┏━━
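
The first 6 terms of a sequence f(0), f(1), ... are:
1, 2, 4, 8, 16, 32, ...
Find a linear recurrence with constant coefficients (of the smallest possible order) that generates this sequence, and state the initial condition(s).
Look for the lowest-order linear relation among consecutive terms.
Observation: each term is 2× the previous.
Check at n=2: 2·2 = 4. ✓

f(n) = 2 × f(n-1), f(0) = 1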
┗━━
┏━━
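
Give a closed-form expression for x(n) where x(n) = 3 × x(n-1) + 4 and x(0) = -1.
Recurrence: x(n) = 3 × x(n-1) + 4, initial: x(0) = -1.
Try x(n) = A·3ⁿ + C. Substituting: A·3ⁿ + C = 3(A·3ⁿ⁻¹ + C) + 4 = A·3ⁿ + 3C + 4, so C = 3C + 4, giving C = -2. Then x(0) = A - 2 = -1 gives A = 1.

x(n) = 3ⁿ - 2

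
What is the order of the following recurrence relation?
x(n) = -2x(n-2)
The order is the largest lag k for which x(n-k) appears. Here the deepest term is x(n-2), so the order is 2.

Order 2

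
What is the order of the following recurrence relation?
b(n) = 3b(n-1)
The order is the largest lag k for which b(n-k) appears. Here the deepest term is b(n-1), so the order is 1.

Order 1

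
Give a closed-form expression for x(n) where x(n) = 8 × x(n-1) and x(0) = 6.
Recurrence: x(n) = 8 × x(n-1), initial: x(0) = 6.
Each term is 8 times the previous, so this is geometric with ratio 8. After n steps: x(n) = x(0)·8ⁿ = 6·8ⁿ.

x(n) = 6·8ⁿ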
┗━━
┏━━
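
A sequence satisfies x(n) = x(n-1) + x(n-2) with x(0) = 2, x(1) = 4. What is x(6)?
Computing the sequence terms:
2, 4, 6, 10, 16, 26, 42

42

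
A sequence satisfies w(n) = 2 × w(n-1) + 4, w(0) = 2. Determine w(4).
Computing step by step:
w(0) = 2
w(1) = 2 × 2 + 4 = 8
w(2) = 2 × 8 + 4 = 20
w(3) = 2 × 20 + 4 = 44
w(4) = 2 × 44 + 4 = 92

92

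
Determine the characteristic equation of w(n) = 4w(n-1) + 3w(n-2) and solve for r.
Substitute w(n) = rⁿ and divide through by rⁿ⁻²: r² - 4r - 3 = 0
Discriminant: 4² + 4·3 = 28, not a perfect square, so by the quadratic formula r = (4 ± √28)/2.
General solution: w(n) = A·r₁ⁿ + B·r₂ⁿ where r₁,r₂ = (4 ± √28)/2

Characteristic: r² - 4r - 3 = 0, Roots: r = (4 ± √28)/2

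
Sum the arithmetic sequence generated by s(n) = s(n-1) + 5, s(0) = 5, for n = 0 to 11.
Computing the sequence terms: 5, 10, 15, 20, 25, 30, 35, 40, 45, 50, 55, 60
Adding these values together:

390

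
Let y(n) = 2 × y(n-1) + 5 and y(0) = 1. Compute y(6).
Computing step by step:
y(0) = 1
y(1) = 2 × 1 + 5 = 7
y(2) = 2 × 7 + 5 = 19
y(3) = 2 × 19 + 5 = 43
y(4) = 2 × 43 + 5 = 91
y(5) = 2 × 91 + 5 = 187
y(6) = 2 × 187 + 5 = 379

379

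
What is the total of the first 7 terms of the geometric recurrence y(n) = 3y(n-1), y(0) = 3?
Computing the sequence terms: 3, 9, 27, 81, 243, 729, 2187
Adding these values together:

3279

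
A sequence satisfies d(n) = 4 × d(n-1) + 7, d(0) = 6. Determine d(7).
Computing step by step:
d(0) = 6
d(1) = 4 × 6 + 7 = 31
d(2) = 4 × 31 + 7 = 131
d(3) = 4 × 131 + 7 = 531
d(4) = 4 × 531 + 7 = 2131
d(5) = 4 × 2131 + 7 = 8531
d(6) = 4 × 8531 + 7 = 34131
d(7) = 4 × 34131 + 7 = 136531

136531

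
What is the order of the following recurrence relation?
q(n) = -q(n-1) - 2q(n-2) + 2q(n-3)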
┗━━
_Exercise prompt_: Out of the entries above, write out only the lines between the line holding "Sum the arithmetic" and the line holding "q(n) = -q(n-1) - 2q(n-2) + 2q(n-3)", inclusive, each exactly as given.

_Answer section_:
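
Sum the arithmetic sequence generated by s(n) = s(n-1) + 5, s(0) = 5, for n = 0 to 11.
Computing the sequence terms: 5, 10, 15, 20, 25, 30, 35, 40, 45, 50, 55, 60
Adding these values together:

390

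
Let y(n) = 2 × y(n-1) + 5 and y(0) = 1. Compute y(6).
Computing step by step:
y(0) = 1
y(1) = 2 × 1 + 5 = 7
y(2) = 2 × 7 + 5 = 19
y(3) = 2 × 19 + 5 = 43
y(4) = 2 × 43 + 5 = 91
y(5) = 2 × 91 + 5 = 187
y(6) = 2 × 187 + 5 = 379

379

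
What is the total of the first 7 terms of the geometric recurrence y(n) = 3y(n-1), y(0) = 3?
Computing the sequence terms: 3, 9, 27, 81, 243, 729, 2187
Adding these values together:

3279

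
A sequence satisfies d(n) = 4 × d(n-1) + 7, d(0) = 6. Determine d(7).
Computing step by step:
d(0) = 6
d(1) = 4 × 6 + 7 = 31
d(2) = 4 × 31 + 7 = 131
d(3) = 4 × 131 + 7 = 531
d(4) = 4 × 531 + 7 = 2131
d(5) = 4 × 2131 + 7 = 8531
d(6) = 4 × 8531 + 7 = 34131
d(7) = 4 × 34131 + 7 = 136531

136531

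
What is the order of the following recurrence relation?
q(n) = -q(n-1) - 2q(n-2) + 2q(n-3)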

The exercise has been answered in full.